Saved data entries
○ ○ ○

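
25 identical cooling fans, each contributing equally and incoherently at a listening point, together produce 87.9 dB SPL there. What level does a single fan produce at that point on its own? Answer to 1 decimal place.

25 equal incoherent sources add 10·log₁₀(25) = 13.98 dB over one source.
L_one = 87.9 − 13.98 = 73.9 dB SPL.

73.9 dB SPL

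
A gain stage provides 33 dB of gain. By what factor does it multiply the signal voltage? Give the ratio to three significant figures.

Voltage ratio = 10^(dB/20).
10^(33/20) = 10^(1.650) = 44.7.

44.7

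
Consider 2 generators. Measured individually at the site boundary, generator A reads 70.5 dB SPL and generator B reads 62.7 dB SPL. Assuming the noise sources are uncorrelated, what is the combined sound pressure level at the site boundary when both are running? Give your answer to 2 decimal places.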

○ ○ ○

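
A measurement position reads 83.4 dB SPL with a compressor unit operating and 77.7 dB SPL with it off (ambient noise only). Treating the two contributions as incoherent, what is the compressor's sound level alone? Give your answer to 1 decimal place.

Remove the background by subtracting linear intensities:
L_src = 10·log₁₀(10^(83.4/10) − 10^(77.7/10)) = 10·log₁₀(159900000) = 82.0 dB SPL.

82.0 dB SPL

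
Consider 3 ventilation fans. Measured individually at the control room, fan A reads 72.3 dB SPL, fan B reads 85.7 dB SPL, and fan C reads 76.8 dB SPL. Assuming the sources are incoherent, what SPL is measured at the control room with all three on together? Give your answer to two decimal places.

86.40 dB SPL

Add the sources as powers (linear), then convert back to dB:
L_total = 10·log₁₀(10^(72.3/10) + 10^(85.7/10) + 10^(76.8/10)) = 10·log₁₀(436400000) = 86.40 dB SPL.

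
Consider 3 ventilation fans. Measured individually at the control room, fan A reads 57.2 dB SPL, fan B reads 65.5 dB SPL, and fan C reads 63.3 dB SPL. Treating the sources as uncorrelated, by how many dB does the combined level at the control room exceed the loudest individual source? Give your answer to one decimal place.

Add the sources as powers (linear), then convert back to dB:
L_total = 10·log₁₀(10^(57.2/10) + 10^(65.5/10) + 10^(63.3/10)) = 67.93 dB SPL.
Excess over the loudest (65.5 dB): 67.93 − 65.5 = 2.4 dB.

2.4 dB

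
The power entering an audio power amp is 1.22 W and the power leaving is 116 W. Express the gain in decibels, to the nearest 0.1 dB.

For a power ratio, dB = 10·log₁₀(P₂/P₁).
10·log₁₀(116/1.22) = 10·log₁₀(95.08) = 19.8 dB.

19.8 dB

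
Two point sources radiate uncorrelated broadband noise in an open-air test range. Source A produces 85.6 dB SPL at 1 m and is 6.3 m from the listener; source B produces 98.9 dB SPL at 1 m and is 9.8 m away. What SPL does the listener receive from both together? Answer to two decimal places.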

○ ○ ○

Reproduce the entries above exactly, but only the lines between the line holding "25 identical cooling" and the line holding "Consider 2 generators.", inclusive.

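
25 identical cooling fans, each contributing equally and incoherently at a listening point, together produce 87.9 dB SPL there. What level does a single fan produce at that point on its own? Answer to 1 decimal place.

25 equal incoherent sources add 10·log₁₀(25) = 13.98 dB over one source.
L_one = 87.9 − 13.98 = 73.9 dB SPL.

73.9 dB SPL

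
A gain stage provides 33 dB of gain. By what factor does it multiply the signal voltage? Give the ratio to three significant figures.

Voltage ratio = 10^(dB/20).
10^(33/20) = 10^(1.650) = 44.7.

44.7

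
Consider 2 generators. Measured individually at the site boundary, generator A reads 70.5 dB SPL and generator B reads 62.7 dB SPL. Assuming the noise sources are uncorrelated, what is the combined sound pressure level at the site boundary when both are running? Give your answer to 2 decimal places.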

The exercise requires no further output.